Collected data
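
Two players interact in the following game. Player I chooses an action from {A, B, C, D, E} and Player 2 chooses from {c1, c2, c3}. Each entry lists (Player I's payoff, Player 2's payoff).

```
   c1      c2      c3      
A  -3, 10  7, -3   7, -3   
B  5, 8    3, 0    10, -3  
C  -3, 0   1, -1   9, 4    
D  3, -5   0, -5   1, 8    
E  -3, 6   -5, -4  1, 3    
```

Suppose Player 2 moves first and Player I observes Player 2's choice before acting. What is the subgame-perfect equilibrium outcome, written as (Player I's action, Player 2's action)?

Backward induction with Player 2 moving first.
- c1: Player I compares -3, 5, -3, 3, -3 and picks B; Player 2 would get 8.
- c2: Player I compares 7, 3, 1, 0, -5 and picks A; Player 2 would get -3.
- c3: Player I compares 7, 10, 9, 1, 1 and picks B; Player 2 would get -3.
Maximizing over 8, -3, -3, Player 2 chooses c1. Subgame-perfect outcome: (B, c1) with payoffs (5, 8).

(B, c1)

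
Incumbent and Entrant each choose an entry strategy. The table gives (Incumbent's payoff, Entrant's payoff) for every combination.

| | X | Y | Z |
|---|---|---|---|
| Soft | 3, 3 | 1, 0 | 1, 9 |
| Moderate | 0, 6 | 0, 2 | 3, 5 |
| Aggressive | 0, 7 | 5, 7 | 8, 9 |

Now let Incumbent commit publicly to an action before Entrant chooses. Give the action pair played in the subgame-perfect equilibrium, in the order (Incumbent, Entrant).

(Aggressive, Z)

Work backward from Entrant's decision.
- Soft: BR = Z, leader payoff 1.
- Moderate: BR = X, leader payoff 0.
- Aggressive: BR = Z, leader payoff 8.
Among 1, 0, 8, the best is 8 at Aggressive. Subgame-perfect outcome: (Aggressive, Z) with payoffs (8, 9).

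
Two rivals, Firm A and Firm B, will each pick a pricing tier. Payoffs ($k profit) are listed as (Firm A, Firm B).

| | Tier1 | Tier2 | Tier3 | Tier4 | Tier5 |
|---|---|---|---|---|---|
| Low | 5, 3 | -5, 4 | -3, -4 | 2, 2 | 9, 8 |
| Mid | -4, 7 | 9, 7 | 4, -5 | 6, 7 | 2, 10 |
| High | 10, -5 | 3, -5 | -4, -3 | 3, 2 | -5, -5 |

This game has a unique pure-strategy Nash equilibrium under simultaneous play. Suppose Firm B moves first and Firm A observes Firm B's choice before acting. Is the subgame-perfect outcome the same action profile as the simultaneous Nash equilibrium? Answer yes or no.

yes

Work backward from Firm A's decision.
- Tier1: Firm A compares 5, -4, 10 and picks High; Firm B would get -5.
- Tier2: Firm A compares -5, 9, 3 and picks Mid; Firm B would get 7.
- Tier3: Firm A compares -3, 4, -4 and picks Mid; Firm B would get -5.
- Tier4: Firm A compares 2, 6, 3 and picks Mid; Firm B would get 7.
- Tier5: Firm A compares 9, 2, -5 and picks Low; Firm B would get 8.
Among -5, 7, -5, 7, 8, the best is 8 at Tier5. Subgame-perfect outcome: (Low, Tier5) with payoffs (9, 8).
For the simultaneous game, intersect best replies.
Firm A's best replies: Tier1→High; Tier2→Mid; Tier3→Mid; Tier4→Mid; Tier5→Low.
Firm B's best replies: Low→Tier5; Mid→Tier5; High→Tier4.
Only (Low, Tier5) has each player best-responding; Nash payoffs (9, 8).
Sequential outcome (Low, Tier5) coincides with the Nash profile (Low, Tier5).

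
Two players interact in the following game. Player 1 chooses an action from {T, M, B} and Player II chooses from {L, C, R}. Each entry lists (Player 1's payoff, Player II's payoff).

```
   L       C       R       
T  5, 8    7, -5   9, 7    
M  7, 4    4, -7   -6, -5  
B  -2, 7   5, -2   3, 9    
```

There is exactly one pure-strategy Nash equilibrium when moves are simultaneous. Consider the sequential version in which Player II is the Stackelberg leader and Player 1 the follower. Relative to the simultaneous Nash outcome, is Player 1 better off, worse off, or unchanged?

Work backward from Player 1's decision.
- L: BR = M, leader payoff 4.
- C: BR = T, leader payoff -5.
- R: BR = T, leader payoff 7.
Player II's induced payoffs are 4, -5, 7, so Player II commits to R. Subgame-perfect outcome: (T, R) with payoffs (9, 7).
For the simultaneous game, intersect best replies.
Player 1's best replies: L→M; C→T; R→T.
Player II's best replies: T→L; M→L; B→R.
Only (M, L) has each player best-responding; Nash payoffs (7, 4).
Player 1 earns 9 sequentially versus 7 at the Nash outcome: better off.

better off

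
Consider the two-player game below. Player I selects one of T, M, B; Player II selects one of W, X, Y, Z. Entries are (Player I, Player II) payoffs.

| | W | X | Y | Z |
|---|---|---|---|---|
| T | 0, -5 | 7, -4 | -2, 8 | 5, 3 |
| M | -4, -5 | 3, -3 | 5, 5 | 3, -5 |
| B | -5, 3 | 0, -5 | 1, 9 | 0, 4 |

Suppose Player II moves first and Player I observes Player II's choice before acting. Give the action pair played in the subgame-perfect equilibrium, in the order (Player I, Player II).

Solve by backward induction (Player II leads).
- W: Player I compares 0, -4, -5 and picks T; Player II would get -5.
- X: Player I compares 7, 3, 0 and picks T; Player II would get -4.
- Y: Player I compares -2, 5, 1 and picks M; Player II would get 5.
- Z: Player I compares 5, 3, 0 and picks T; Player II would get 3.
Maximizing over -5, -4, 5, 3, Player II chooses Y. Subgame-perfect outcome: (M, Y) with payoffs (5, 5).

(M, Y)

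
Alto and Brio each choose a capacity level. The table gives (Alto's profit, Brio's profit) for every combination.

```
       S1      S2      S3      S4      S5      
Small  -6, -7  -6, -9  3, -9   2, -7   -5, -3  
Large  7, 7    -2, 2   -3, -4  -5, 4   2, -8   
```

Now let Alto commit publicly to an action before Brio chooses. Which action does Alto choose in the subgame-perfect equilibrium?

Work backward from Brio's decision.
- Small: Brio compares -7, -9, -9, -7, -3 and picks S5; Alto would get -5.
- Large: Brio compares 7, 2, -4, 4, -8 and picks S1; Alto would get 7.
Maximizing over -5, 7, Alto chooses Large. Subgame-perfect outcome: (Large, S1) with payoffs (7, 7).

Large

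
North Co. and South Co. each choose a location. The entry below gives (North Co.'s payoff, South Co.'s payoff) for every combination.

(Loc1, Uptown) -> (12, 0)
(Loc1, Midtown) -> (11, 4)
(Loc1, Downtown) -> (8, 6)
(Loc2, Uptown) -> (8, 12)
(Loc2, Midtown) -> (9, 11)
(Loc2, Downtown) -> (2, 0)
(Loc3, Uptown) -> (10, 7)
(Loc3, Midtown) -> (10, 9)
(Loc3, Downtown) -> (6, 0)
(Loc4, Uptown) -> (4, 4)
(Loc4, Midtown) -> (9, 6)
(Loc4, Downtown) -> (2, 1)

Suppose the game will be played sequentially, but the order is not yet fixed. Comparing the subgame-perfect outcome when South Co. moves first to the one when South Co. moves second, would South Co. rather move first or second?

If North Co. leads: South Co.'s best replies are Loc1→Downtown, Loc2→Uptown, Loc3→Midtown, Loc4→Midtown; North Co.'s induced payoffs 8, 8, 10, 9; outcome (Loc3, Midtown), payoffs (10, 9).
If South Co. leads: North Co.'s best replies are Uptown→Loc1, Midtown→Loc1, Downtown→Loc1; South Co.'s induced payoffs 0, 4, 6; outcome (Loc1, Downtown), payoffs (8, 6).
South Co. gets 6 moving first and 9 moving second, so South Co. prefers to move second.

second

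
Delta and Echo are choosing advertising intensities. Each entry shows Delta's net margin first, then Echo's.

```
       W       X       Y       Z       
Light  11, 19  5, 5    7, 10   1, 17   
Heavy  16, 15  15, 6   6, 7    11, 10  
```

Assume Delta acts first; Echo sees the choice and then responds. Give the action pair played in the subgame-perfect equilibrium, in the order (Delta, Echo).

Work backward from Echo's decision.
- Light: Echo compares 19, 5, 10, 17 and picks W; Delta would get 11.
- Heavy: Echo compares 15, 6, 7, 10 and picks W; Delta would get 16.
Among 11, 16, the best is 16 at Heavy. Subgame-perfect outcome: (Heavy, W) with payoffs (16, 15).

(Heavy, W)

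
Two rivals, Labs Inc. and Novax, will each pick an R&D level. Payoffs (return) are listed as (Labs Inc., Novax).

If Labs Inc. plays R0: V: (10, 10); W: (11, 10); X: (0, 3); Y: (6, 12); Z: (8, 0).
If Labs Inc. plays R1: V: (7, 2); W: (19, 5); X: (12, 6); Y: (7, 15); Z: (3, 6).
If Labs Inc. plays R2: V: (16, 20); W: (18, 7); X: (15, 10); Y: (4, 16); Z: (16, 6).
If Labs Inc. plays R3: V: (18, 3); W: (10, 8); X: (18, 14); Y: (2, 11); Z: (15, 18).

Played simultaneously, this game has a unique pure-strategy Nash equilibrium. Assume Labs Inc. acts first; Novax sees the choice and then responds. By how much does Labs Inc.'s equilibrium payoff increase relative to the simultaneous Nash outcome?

9

Backward induction with Labs Inc. moving first.
- R0 → Novax plays Y (best of 10, 10, 3, 12, 0); Labs Inc. gets 6.
- R1 → Novax plays Y (best of 2, 5, 6, 15, 6); Labs Inc. gets 7.
- R2 → Novax plays V (best of 20, 7, 10, 16, 6); Labs Inc. gets 16.
- R3 → Novax plays Z (best of 3, 8, 14, 11, 18); Labs Inc. gets 15.
Among 6, 7, 16, 15, the best is 16 at R2. Subgame-perfect outcome: (R2, V) with payoffs (16, 20).
Now find the simultaneous Nash equilibrium.
Labs Inc.'s best replies: V→R3; W→R1; X→R3; Y→R1; Z→R2.
Novax's best replies: R0→Y; R1→Y; R2→V; R3→Z.
Only (R1, Y) has each player best-responding; Nash payoffs (7, 15).
Labs Inc.'s commitment gain: 16 − 7 = 9.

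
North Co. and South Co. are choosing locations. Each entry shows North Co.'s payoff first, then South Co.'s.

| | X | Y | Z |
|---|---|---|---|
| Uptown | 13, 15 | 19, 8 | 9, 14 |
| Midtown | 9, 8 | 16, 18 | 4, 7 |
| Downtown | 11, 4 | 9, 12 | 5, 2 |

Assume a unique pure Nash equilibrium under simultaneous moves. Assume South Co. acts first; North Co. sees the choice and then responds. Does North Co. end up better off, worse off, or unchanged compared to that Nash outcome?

unchanged

Work backward from North Co.'s decision.
- X: BR = Uptown, leader payoff 15.
- Y: BR = Uptown, leader payoff 8.
- Z: BR = Uptown, leader payoff 14.
South Co.'s induced payoffs are 15, 8, 14, so South Co. commits to X. Subgame-perfect outcome: (Uptown, X) with payoffs (13, 15).
Now find the simultaneous Nash equilibrium.
North Co.'s best replies: X→Uptown; Y→Uptown; Z→Uptown.
South Co.'s best replies: Uptown→X; Midtown→Y; Downtown→Y.
Only (Uptown, X) has each player best-responding; Nash payoffs (13, 15).
North Co. earns 13 sequentially versus 13 at the Nash outcome: unchanged.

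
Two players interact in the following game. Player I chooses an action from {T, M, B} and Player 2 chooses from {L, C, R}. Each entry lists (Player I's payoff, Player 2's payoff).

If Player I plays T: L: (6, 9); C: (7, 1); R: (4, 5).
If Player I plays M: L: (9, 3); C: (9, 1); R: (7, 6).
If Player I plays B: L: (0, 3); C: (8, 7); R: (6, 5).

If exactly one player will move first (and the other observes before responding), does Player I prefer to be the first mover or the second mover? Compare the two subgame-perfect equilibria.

If Player I leads: Player 2's best replies are T→L, M→R, B→C; Player I's induced payoffs 6, 7, 8; outcome (B, C), payoffs (8, 7).
If Player 2 leads: Player I's best replies are L→M, C→M, R→M; Player 2's induced payoffs 3, 1, 6; outcome (M, R), payoffs (7, 6).
Player I gets 8 moving first and 7 moving second, so Player I prefers to move first.

first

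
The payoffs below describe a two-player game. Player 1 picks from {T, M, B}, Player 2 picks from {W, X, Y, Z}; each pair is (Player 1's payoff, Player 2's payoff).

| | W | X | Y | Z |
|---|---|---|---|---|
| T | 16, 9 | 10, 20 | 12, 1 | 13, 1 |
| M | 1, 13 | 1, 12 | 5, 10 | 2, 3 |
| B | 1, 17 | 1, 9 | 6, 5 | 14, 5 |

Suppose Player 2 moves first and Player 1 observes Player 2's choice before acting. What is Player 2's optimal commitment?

Player 1 best-responds to each possible Player 2 move:
- W: BR = T, leader payoff 9.
- X: BR = T, leader payoff 20.
- Y: BR = T, leader payoff 1.
- Z: BR = B, leader payoff 5.
Player 2's induced payoffs are 9, 20, 1, 5, so Player 2 commits to X. Subgame-perfect outcome: (T, X) with payoffs (10, 20).

X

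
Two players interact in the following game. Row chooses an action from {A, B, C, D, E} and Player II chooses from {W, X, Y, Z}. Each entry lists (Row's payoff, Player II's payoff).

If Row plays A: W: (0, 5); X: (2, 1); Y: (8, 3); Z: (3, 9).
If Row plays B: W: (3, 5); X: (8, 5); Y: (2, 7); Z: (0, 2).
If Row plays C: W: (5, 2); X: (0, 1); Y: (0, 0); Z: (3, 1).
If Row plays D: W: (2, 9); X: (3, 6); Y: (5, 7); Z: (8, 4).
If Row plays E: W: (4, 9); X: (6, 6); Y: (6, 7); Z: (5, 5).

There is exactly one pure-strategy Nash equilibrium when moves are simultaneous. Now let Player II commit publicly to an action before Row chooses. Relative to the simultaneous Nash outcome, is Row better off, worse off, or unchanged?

better off

Row best-responds to each possible Player II move:
- W → Row plays C (best of 0, 3, 5, 2, 4); Player II gets 2.
- X → Row plays B (best of 2, 8, 0, 3, 6); Player II gets 5.
- Y → Row plays A (best of 8, 2, 0, 5, 6); Player II gets 3.
- Z → Row plays D (best of 3, 0, 3, 8, 5); Player II gets 4.
Among 2, 5, 3, 4, the best is 5 at X. Subgame-perfect outcome: (B, X) with payoffs (8, 5).
Now find the simultaneous Nash equilibrium.
Row's best replies: W→C; X→B; Y→A; Z→D.
Player II's best replies: A→Z; B→Y; C→W; D→W; E→W.
The unique mutual best reply is (C, W), giving (5, 2).
Row earns 8 sequentially versus 5 at the Nash outcome: better off.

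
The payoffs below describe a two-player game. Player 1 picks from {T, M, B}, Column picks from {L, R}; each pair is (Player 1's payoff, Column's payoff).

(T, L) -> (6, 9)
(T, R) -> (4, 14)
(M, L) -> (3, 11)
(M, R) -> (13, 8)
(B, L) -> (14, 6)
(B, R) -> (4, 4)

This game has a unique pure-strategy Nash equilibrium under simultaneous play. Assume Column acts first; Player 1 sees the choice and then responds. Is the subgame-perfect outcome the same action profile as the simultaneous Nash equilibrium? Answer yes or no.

Backward induction with Column moving first.
- L: Player 1 compares 6, 3, 14 and picks B; Column would get 6.
- R: Player 1 compares 4, 13, 4 and picks M; Column would get 8.
Maximizing over 6, 8, Column chooses R. Subgame-perfect outcome: (M, R) with payoffs (13, 8).
Under simultaneous play:
Player 1's best replies: L→B; R→M.
Column's best replies: T→R; M→L; B→L.
Only (B, L) has each player best-responding; Nash payoffs (14, 6).
Sequential outcome (M, R) differs from the Nash profile (B, L).

no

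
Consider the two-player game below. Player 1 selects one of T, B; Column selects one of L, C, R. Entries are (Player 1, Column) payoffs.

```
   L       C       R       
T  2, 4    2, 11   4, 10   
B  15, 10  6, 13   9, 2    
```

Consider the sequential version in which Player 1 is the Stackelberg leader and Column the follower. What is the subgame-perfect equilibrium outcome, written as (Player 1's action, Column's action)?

Solve by backward induction (Player 1 leads).
- T → Column plays C (best of 4, 11, 10); Player 1 gets 2.
- B → Column plays C (best of 10, 13, 2); Player 1 gets 6.
Among 2, 6, the best is 6 at B. Subgame-perfect outcome: (B, C) with payoffs (6, 13).

(B, C)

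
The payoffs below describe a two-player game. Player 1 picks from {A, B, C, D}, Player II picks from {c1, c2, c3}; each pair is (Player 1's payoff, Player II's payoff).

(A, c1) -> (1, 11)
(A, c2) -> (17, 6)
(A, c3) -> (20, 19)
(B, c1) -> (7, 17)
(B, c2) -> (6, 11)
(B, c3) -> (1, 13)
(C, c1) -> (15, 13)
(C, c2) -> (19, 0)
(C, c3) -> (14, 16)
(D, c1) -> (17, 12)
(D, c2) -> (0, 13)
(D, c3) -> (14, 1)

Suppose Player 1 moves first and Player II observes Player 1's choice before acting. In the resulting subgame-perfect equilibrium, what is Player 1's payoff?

20

Backward induction with Player 1 moving first.
- A: Player II compares 11, 6, 19 and picks c3; Player 1 would get 20.
- B: Player II compares 17, 11, 13 and picks c1; Player 1 would get 7.
- C: Player II compares 13, 0, 16 and picks c3; Player 1 would get 14.
- D: Player II compares 12, 13, 1 and picks c2; Player 1 would get 0.
Among 20, 7, 14, 0, the best is 20 at A. Subgame-perfect outcome: (A, c3) with payoffs (20, 19).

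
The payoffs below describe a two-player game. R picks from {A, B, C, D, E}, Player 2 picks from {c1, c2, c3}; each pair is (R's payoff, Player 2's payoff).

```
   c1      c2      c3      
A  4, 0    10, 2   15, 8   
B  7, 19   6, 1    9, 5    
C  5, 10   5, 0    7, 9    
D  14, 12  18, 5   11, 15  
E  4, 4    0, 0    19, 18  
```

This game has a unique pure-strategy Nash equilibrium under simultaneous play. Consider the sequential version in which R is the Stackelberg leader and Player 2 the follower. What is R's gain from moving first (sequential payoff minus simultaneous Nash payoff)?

0

Solve by backward induction (R leads).
- A: Player 2 compares 0, 2, 8 and picks c3; R would get 15.
- B: Player 2 compares 19, 1, 5 and picks c1; R would get 7.
- C: Player 2 compares 10, 0, 9 and picks c1; R would get 5.
- D: Player 2 compares 12, 5, 15 and picks c3; R would get 11.
- E: Player 2 compares 4, 0, 18 and picks c3; R would get 19.
R's induced payoffs are 15, 7, 5, 11, 19, so R commits to E. Subgame-perfect outcome: (E, c3) with payoffs (19, 18).
Under simultaneous play:
R's best replies: c1→D; c2→D; c3→E.
Player 2's best replies: A→c3; B→c1; C→c1; D→c3; E→c3.
Only (E, c3) has each player best-responding; Nash payoffs (19, 18).
R's commitment gain: 19 − 19 = 0.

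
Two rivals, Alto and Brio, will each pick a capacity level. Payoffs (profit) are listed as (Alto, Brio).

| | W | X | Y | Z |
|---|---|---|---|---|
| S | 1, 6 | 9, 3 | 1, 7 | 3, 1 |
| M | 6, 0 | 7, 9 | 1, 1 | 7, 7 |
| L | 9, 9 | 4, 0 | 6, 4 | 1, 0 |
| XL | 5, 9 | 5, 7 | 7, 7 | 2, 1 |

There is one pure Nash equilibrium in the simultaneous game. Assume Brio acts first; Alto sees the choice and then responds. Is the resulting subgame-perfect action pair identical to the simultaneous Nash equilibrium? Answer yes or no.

Solve by backward induction (Brio leads).
- W: BR = L, leader payoff 9.
- X: BR = S, leader payoff 3.
- Y: BR = XL, leader payoff 7.
- Z: BR = M, leader payoff 7.
Among 9, 3, 7, 7, the best is 9 at W. Subgame-perfect outcome: (L, W) with payoffs (9, 9).
Now find the simultaneous Nash equilibrium.
Alto's best replies: W→L; X→S; Y→XL; Z→M.
Brio's best replies: S→Y; M→X; L→W; XL→W.
The unique mutual best reply is (L, W), giving (9, 9).
Sequential outcome (L, W) coincides with the Nash profile (L, W).

yes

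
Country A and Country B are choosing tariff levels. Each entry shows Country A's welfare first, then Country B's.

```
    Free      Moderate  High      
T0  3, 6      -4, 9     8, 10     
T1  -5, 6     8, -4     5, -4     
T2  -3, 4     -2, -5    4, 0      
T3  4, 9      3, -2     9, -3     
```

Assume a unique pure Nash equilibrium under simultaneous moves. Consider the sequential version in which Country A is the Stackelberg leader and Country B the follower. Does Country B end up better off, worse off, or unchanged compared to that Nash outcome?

Solve by backward induction (Country A leads).
- T0: BR = High, leader payoff 8.
- T1: BR = Free, leader payoff -5.
- T2: BR = Free, leader payoff -3.
- T3: BR = Free, leader payoff 4.
Maximizing over 8, -5, -3, 4, Country A chooses T0. Subgame-perfect outcome: (T0, High) with payoffs (8, 10).
Under simultaneous play:
Country A's best replies: Free→T3; Moderate→T1; High→T3.
Country B's best replies: T0→High; T1→Free; T2→Free; T3→Free.
Only (T3, Free) has each player best-responding; Nash payoffs (4, 9).
Country B earns 10 sequentially versus 9 at the Nash outcome: better off.

better off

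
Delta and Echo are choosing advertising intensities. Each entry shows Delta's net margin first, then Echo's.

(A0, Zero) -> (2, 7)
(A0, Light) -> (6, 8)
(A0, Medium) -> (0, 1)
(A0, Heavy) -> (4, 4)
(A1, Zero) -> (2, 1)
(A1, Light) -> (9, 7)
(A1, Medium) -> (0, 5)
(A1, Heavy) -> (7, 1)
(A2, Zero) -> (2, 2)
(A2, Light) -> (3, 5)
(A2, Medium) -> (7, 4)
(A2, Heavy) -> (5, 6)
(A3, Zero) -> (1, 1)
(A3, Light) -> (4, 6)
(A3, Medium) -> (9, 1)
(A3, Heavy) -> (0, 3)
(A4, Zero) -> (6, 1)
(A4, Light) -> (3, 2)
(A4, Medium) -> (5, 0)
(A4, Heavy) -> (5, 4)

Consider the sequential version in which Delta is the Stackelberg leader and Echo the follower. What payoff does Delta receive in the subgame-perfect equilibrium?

9

Work backward from Echo's decision.
- A0: Echo compares 7, 8, 1, 4 and picks Light; Delta would get 6.
- A1: Echo compares 1, 7, 5, 1 and picks Light; Delta would get 9.
- A2: Echo compares 2, 5, 4, 6 and picks Heavy; Delta would get 5.
- A3: Echo compares 1, 6, 1, 3 and picks Light; Delta would get 4.
- A4: Echo compares 1, 2, 0, 4 and picks Heavy; Delta would get 5.
Maximizing over 6, 9, 5, 4, 5, Delta chooses A1. Subgame-perfect outcome: (A1, Light) with payoffs (9, 7).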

> _ASSIGNMENT_: What is needed is a copy of every line above in which "Medium" appears.

> _SOLUTION TO THIS TASK_:
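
(A0, Medium) -> (0, 1)
(A1, Medium) -> (0, 5)
(A2, Medium) -> (7, 4)
(A3, Medium) -> (9, 1)
(A4, Medium) -> (5, 0)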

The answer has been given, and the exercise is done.